BEGIN ENTRIES SHOWN

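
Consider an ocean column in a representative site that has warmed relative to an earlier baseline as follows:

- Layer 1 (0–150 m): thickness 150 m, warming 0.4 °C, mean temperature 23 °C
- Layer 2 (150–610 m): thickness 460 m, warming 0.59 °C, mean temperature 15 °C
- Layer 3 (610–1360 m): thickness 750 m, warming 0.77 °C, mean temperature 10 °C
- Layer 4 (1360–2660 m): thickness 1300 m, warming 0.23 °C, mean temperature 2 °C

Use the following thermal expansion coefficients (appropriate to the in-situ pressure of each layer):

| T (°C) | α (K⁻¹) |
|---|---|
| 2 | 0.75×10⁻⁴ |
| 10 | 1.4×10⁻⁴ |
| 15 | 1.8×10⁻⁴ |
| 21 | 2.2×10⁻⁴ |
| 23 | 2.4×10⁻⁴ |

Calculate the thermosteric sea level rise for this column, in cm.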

END ENTRIES SHOWN

Having found the line that contains "10 | 1.4×10⁻⁴ |", set down that line and all the rest through the end of the records, exactly.

SOLUTION TO THIS TASK:
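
| 10 | 1.4×10⁻⁴ |
| 15 | 1.8×10⁻⁴ |
| 21 | 2.2×10⁻⁴ |
| 23 | 2.4×10⁻⁴ |

Calculate the thermosteric sea level rise for this column, in cm.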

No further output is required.